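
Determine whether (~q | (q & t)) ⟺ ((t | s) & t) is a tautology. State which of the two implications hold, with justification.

(⟹) This fails. Under t = F, s = F, q = F, the left side is true but the right side is false.

(⟸) Assume the antecedent. If t is true, ~q | (q & t) reduces to true regardless of the other variables. If t is false, the antecedent cannot hold. Either way ~q | (q & t) holds.

Not equivalent: only (⇐) holds.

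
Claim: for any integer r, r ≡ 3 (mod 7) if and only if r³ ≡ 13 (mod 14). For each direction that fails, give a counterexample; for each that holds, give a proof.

[⇒] This fails: take r = 10. Then 10 ≡ 3 (mod 7), but 10³ = 1000 ≡ 6 (mod 14), not 13.

[⇐] This fails: take r = 5. Then 5³ = 125 ≡ 13 (mod 14), yet 5 ≡ 5 (mod 7), not 3.

Neither direction holds.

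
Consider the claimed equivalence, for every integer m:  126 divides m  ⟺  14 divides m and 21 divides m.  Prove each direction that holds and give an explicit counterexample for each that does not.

(⟹) If 126 ∣ m, write m = 126q. Since 126 = 9·14, m = 14·(9q), so 14 ∣ m; and since 126 = 6·21, m = 21·(6q), so 21 ∣ m.

(⟸) This fails: take m = 42. Both 14 ∣ 42 and 21 ∣ 42, yet 42 is not a multiple of 126 (since 42 = 0·126 + 42), so 126 ∤ 42.

Only the forward implication holds.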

• **Exercise**: Every record above must be repeated word for word.

• **The answer**:
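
Determine whether (~q | (q & t)) ⟺ ((t | s) & t) is a tautology. State which of the two implications hold, with justification.

(⟹) This fails. Under t = F, s = F, q = F, the left side is true but the right side is false.

(⟸) Assume the antecedent. If t is true, ~q | (q & t) reduces to true regardless of the other variables. If t is false, the antecedent cannot hold. Either way ~q | (q & t) holds.

Not equivalent: only (⇐) holds.

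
Claim: for any integer r, r ≡ 3 (mod 7) if and only if r³ ≡ 13 (mod 14). For each direction that fails, give a counterexample; for each that holds, give a proof.

[⇒] This fails: take r = 10. Then 10 ≡ 3 (mod 7), but 10³ = 1000 ≡ 6 (mod 14), not 13.

[⇐] This fails: take r = 5. Then 5³ = 125 ≡ 13 (mod 14), yet 5 ≡ 5 (mod 7), not 3.

Neither direction holds.

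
Consider the claimed equivalence, for every integer m:  126 divides m  ⟺  14 divides m and 21 divides m.  Prove each direction that holds and give an explicit counterexample for each that does not.

(⟹) If 126 ∣ m, write m = 126q. Since 126 = 9·14, m = 14·(9q), so 14 ∣ m; and since 126 = 6·21, m = 21·(6q), so 21 ∣ m.

(⟸) This fails: take m = 42. Both 14 ∣ 42 and 21 ∣ 42, yet 42 is not a multiple of 126 (since 42 = 0·126 + 42), so 126 ∤ 42.

Only the forward implication holds.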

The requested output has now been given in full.